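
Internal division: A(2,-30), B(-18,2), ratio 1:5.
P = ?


Px = (1*(-18) + 5*2)/6 = -8/6 = -1.3333
Py = (1*2 + 5*(-30))/6 = -148/6 = -24.6667

P = (-1.3333, -24.6667)


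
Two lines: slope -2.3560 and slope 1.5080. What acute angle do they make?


m1-m2 = -3.864
1+m1*m2 = -2.552848
tan(theta) = |-3.864/(-2.552848)| = 1.513604
theta = arctan(|-3.864/(-2.552848)|) = 56.5483 degrees (acute angle)

56.5483 degrees


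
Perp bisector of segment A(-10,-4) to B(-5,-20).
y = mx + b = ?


Midpoint = (-7.5, -12)
Slope of AB = dy/dx = -16/5 = -3.2000
Perp slope = -dx/dy = 5/16 = 0.3125
b = My - (perp slope)*Mx = -12 + (5*(-7.5))/(-16) = -12 + 2.3438 = -9.6562

y = 0.3125x - 9.6562


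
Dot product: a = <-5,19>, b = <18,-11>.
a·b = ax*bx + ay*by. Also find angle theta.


a·b = -5*18 + 19*(-11) = -90 - 209 = -299
|a| = sqrt(25+361) = 19.6469
|b| = sqrt(324+121) = 21.0950
cos(theta) = -299/(sqrt(386)*sqrt(445)) = -299/sqrt(171770) = -0.721436
theta = arccos(-299/sqrt(171770)) = 136.1731 degrees

a·b = -299, theta = 136.1731 deg


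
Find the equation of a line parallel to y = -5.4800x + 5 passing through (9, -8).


Parallel lines have equal slopes.
m2 = -5.4800
b2 = -8 + 5.4800*9 = 41.3200

y = -5.4800x + 41.3200


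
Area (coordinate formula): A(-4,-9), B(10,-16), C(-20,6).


-4*(-16-6) = 88
10*(6+ 9) = 150
-20*(-9+ 16) = -140
sum = 98
Area = |98|/2 = 49.0000

49.0000 sq units


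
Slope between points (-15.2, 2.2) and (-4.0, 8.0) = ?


dy = 8.0 - 2.2 = 5.8
dx = -4.0 + 15.2 = 11.2
m = 5.8/11.2 = 0.5179

m = 0.5179


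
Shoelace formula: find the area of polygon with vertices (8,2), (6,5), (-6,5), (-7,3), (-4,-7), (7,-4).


sum(xi*y_{i+1}) = 8*5 + 6*5 - 6*3 - 7*(-7) - 4*(-4) + 7*2 = 131
sum(yi*x_{i+1}) = 2*6 + 5*(-6) + 5*(-7) + 3*(-4) - 7*7 - 4*8 = -146
Area = |131 + 146|/2 = 277/2 = 138.5000

138.5000 sq units


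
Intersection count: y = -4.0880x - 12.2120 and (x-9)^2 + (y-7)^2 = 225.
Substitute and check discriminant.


Substitute y = -4.0880x - 12.2120: (x-9)^2 + (-4.0880x- 12.2120-7)^2 = 225
Expand to Ax^2 + Bx + C = 0, where b-k = -19.212
A = 1+m^2 = 17.711744
B = 2(m(b-k) - h) = 2(-4.0880*(-19.212) - 9) = 139.077312
C = h^2 + (b-k)^2 - r^2 = 81 + 369.100944 - 225 = 225.100944
disc = B^2-4AC = 19342.4987 - 15947.7212 = 3394.7775
disc > 0

2 intersection points


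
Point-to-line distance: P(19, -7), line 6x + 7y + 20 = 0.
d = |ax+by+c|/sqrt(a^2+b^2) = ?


|6*19 + 7*(-7) + 20| = |85| = 85
sqrt(36 + 49) = sqrt(85) = 9.2195
d = 85/sqrt(85) = 9.2195

9.2195


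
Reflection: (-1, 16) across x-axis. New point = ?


Reflection rule for x-axis: (x, -y)
(-1, 16) -> (-1, -16)

(-1, -16)


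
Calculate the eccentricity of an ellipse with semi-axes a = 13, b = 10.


c = sqrt(169-100) = sqrt(69) = 8.3066
e = c/a = sqrt(69)/13 = 0.6390

e = 0.6390


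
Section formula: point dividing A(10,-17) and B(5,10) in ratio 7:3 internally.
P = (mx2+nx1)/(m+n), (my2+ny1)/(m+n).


Px = (7*5 + 3*10)/10 = 65/10 = 6.5000
Py = (7*10 + 3*(-17))/10 = 19/10 = 1.9000

P = (6.5000, 1.9000)


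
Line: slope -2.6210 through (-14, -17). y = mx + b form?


y + 17 = -2.6210(x + 14)
y = -2.6210x - 17 + 2.6210*(-14)
y = -2.6210x - 53.6940

y = -2.6210x - 53.6940


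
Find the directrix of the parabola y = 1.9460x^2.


a = 1.9460
1/(4a) = 0.1285
directrix: y = -0.1285 = -0.1285

y = -0.1285


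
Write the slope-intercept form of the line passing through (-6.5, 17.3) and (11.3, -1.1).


m = (-18.4)/(17.8) = -1.0337
b = y1 - m*x1 = 17.3 - (-18.4*(-6.5))/(17.8) = 17.3 - 6.7191 = 10.5809

y = -1.0337x + 10.5809


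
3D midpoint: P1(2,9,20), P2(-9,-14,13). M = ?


Mx = (2- 9)/2 = -3.5000
My = (9- 14)/2 = -2.5000
Mz = (20+13)/2 = 16.5000

M = (-3.5000, -2.5000, 16.5000)


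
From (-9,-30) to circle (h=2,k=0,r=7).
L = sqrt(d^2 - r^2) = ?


d = sqrt((-9-2)^2 + (-30-0)^2) = sqrt(121+900) = 31.9531
L = sqrt(1021.0000 - 49) = sqrt(972.0000) = 31.1769

31.1769


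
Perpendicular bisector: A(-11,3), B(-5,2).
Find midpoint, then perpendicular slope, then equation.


Midpoint = (-8, 2.5)
Slope of AB = dy/dx = -1/6 = -0.1667
Perp slope = -dx/dy = 6/1 = 6.0000
b = My - (perp slope)*Mx = 2.5 + (6*(-8))/(-1) = 2.5 + 48.0000 = 50.5000

y = 6.0000x + 50.5000


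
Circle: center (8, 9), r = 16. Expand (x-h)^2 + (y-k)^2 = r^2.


(x-8)^2 + (y-9)^2 = 16^2
D = -2h = -16, E = -2k = -18
F = h^2+k^2-r^2 = 64+81-256 = -111

x^2 + y^2 - 16x - 18y - 111 = 0


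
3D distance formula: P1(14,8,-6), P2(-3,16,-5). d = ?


dx=-17, dy=8, dz=1
d = sqrt(289+64+1) = sqrt(354) = 18.8149

18.8149


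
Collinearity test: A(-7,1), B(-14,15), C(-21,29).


-7*(15-29) - 14*(29-1) - 21*(1-15)
= 98 - 392 + 294 = 0

Yes, collinear (determinant = 0)


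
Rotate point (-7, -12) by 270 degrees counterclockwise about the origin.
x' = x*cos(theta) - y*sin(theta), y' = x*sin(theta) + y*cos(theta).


cos(270) = 0, sin(270) = -1
x' = -7*0 + 12*(-1) = -12
y' = -7*(-1) - 12*0 = 7

(-12, 7)


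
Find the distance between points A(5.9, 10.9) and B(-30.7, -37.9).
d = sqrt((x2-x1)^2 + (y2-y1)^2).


dx = -30.7 - 5.9 = -36.6
dy = -37.9 - 10.9 = -48.8
d = sqrt(1339.56 + 2381.44) = sqrt(3721.0) = 61.0000

61.0000


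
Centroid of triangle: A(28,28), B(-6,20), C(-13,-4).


Gx = (28- 6- 13)/3 = 9/3 = 3.0000
Gy = (28+20- 4)/3 = 44/3 = 14.6667

G = (3.0000, 14.6667)


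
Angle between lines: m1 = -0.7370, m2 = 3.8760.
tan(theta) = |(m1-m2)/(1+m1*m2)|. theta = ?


m1-m2 = -4.613
1+m1*m2 = -1.856612
tan(theta) = |-4.613/(-1.856612)| = 2.484633
theta = arctan(|-4.613/(-1.856612)|) = 68.0765 degrees (acute angle)

68.0765 degrees


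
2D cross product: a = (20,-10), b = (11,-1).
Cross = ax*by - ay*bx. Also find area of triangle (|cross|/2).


cross = 20*(-1) + 10*11 = -20 + 110 = 90
Triangle area = |90|/2 = 90/2 = 45.0000

cross = 90, triangle area = 45.0000


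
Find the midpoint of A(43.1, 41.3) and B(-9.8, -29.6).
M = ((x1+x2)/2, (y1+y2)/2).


Mx = (43.1 - 9.8)/2 = 33.3/2 = 16.6500
My = (41.3 - 29.6)/2 = 11.7/2 = 5.8500

(16.6500, 5.8500)


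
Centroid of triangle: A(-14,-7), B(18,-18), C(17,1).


Gx = (-14+18+17)/3 = 21/3 = 7.0000
Gy = (-7- 18+1)/3 = -24/3 = -8.0000

G = (7.0000, -8.0000)


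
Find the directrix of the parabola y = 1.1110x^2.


a = 1.1110
1/(4a) = 0.2250
directrix: y = -0.2250 = -0.2250

y = -0.2250


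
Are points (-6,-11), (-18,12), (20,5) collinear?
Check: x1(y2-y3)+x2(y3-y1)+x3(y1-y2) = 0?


-6*(12-5) - 18*(5+ 11) + 20*(-11-12)
= -42 - 288 - 460 = -790

No, not collinear (determinant = -790)


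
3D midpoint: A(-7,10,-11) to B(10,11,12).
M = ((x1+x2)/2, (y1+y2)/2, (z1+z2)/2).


Mx = (-7+10)/2 = 1.5000
My = (10+11)/2 = 10.5000
Mz = (-11+12)/2 = 0.5000

M = (1.5000, 10.5000, 0.5000)


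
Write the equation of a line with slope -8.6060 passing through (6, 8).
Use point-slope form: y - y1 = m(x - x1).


y - 8 = -8.6060(x - 6)
y = -8.6060x + 8 + 8.6060*6
y = -8.6060x + 59.6360

y = -8.6060x + 59.6360


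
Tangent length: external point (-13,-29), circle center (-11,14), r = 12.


d = sqrt((-13+ 11)^2 + (-29-14)^2) = sqrt(4+1849) = 43.0465
L = sqrt(1853.0000 - 144) = sqrt(1709.0000) = 41.3401

41.3401


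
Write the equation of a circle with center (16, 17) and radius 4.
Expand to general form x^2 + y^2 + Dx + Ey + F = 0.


(x-16)^2 + (y-17)^2 = 4^2
D = -2h = -32, E = -2k = -34
F = h^2+k^2-r^2 = 256+289-16 = 529

x^2 + y^2 - 32x - 34y + 529 = 0


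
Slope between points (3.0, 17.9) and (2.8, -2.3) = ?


dy = -2.3 - 17.9 = -20.2
dx = 2.8 - 3.0 = -0.2
m = -20.2/(-0.2) = 101.0000

m = 101.0000


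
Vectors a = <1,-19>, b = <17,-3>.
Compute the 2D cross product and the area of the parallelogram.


cross = 1*(-3) + 19*17 = -3 + 323 = 320
Parallelogram area = |320| = 320

cross = 320, parallelogram area = 320


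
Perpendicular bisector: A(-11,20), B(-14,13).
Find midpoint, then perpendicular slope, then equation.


Midpoint = (-12.5, 16.5)
Slope of AB = dy/dx = -7/(-3) = 2.3333
Perp slope = -dx/dy = -3/7 = -0.4286
b = My - (perp slope)*Mx = 16.5 + (-3*(-12.5))/(-7) = 16.5 - 5.3571 = 11.1429

y = -0.4286x + 11.1429


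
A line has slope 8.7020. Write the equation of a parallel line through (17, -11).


Parallel lines have equal slopes.
m2 = 8.7020
b2 = -11 - 8.7020*17 = -158.9340

y = 8.7020x - 158.9340


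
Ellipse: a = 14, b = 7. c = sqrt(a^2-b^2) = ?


c^2 = 14^2 - 7^2 = 196 - 49 = 147
c = sqrt(147) = 12.1244

c = 12.1244


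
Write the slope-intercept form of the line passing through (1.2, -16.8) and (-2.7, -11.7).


m = (5.1)/(-3.9) = -1.3077
b = y1 - m*x1 = -16.8 - (5.1*1.2)/(-3.9) = -16.8 + 1.5692 = -15.2308

y = -1.3077x - 15.2308


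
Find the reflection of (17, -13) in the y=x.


Reflection rule for y=x: (y, x)
(17, -13) -> (-13, 17)

(-13, 17)


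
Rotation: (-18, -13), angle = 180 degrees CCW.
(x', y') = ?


cos(180) = -1, sin(180) = 0
x' = -18*(-1) + 13*0 = 18
y' = -18*0 - 13*(-1) = 13

(18, 13)


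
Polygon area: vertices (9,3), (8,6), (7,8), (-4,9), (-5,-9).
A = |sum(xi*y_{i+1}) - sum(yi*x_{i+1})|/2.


sum(xi*y_{i+1}) = 9*6 + 8*8 + 7*9 - 4*(-9) - 5*3 = 202
sum(yi*x_{i+1}) = 3*8 + 6*7 + 8*(-4) + 9*(-5) - 9*9 = -92
Area = |202 + 92|/2 = 294/2 = 147.0000

147.0000 sq units


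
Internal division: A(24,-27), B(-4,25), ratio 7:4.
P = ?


Px = (7*(-4) + 4*24)/11 = 68/11 = 6.1818
Py = (7*25 + 4*(-27))/11 = 67/11 = 6.0909

P = (6.1818, 6.0909)


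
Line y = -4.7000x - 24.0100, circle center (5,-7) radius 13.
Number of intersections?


Substitute y = -4.7000x - 24.0100: (x-5)^2 + (-4.7000x- 24.0100+ 7)^2 = 169
Expand to Ax^2 + Bx + C = 0, where b-k = -17.01
A = 1+m^2 = 23.09
B = 2(m(b-k) - h) = 2(-4.7000*(-17.01) - 5) = 149.894
C = h^2 + (b-k)^2 - r^2 = 25 + 289.3401 - 169 = 145.3401
disc = B^2-4AC = 22468.2112 - 13423.6116 = 9044.5996
disc > 0

2 intersection points


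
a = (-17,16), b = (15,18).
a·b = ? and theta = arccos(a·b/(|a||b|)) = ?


a·b = -17*15 + 16*18 = -255 + 288 = 33
|a| = sqrt(289+256) = 23.3452
|b| = sqrt(225+324) = 23.4307
cos(theta) = 33/(sqrt(545)*sqrt(549)) = 33/sqrt(299205) = 0.060329
theta = arccos(33/sqrt(299205)) = 86.5413 degrees

a·b = 33, theta = 86.5413 deg


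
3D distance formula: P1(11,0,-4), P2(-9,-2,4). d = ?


dx=-20, dy=-2, dz=8
d = sqrt(400+4+64) = sqrt(468) = 21.6333

21.6333


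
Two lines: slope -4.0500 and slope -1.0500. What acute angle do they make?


m1-m2 = -3
1+m1*m2 = 5.2525
tan(theta) = |-3/5.2525| = 0.571157
theta = arctan(|-3/5.2525|) = 29.7331 degrees (acute angle)

29.7331 degrees


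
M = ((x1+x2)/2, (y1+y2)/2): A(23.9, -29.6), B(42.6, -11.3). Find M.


Mx = (23.9 + 42.6)/2 = 66.5/2 = 33.2500
My = (-29.6 - 11.3)/2 = -40.9/2 = -20.4500

(33.2500, -20.4500)


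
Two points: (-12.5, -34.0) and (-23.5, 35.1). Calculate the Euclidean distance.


dx = -23.5 + 12.5 = -11.0
dy = 35.1 + 34.0 = 69.1
d = sqrt(121.0 + 4774.81) = sqrt(4895.81) = 69.9701

69.9701


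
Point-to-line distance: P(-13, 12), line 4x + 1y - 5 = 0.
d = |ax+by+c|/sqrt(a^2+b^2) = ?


|4*(-13) + 1*12 - 5| = |-45| = 45
sqrt(16 + 1) = sqrt(17) = 4.1231
d = 45/sqrt(17) = 10.9141

10.9141


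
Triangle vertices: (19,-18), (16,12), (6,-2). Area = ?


19*(12+ 2) = 266
16*(-2+ 18) = 256
6*(-18-12) = -180
sum = 342
Area = |342|/2 = 171.0000

171.0000 sq units


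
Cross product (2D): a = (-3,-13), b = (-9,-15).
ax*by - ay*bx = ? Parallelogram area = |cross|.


cross = -3*(-15) + 13*(-9) = 45 - 117 = -72
Parallelogram area = |-72| = 72

cross = -72, parallelogram area = 72


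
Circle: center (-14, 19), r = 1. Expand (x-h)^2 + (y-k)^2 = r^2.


(x+ 14)^2 + (y-19)^2 = 1^2
D = -2h = 28, E = -2k = -38
F = h^2+k^2-r^2 = 196+361-1 = 556

x^2 + y^2 + 28x - 38y + 556 = 0


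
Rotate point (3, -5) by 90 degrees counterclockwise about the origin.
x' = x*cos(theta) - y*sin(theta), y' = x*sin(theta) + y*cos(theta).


cos(90) = 0, sin(90) = 1
x' = 3*0 + 5*1 = 5
y' = 3*1 - 5*0 = 3

(5, 3)


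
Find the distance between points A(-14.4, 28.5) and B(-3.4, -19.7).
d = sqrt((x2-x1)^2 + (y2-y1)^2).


dx = -3.4 + 14.4 = 11.0
dy = -19.7 - 28.5 = -48.2
d = sqrt(121.0 + 2323.24) = sqrt(2444.24) = 49.4393

49.4393


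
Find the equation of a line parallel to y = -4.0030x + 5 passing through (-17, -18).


Parallel lines have equal slopes.
m2 = -4.0030
b2 = -18 + 4.0030*(-17) = -86.0510

y = -4.0030x - 86.0510


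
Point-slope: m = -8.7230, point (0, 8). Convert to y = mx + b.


y - 8 = -8.7230(x - 0)
y = -8.7230x + 8 + 8.7230*0
y = -8.7230x + 8.0000

y = -8.7230x + 8.0000


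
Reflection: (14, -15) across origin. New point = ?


Reflection rule for origin: (-x, -y)
(14, -15) -> (-14, 15)

(-14, 15)


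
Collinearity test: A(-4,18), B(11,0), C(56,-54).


-4*(0+ 54) + 11*(-54-18) + 56*(18-0)
= -216 - 792 + 1008 = 0

Yes, collinear (determinant = 0)


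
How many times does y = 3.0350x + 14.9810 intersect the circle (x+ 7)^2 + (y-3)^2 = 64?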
#####
§ Exercise details
If a line of the data holds the string "ratio", count it. Then state the total and nothing more.

§ Your response
3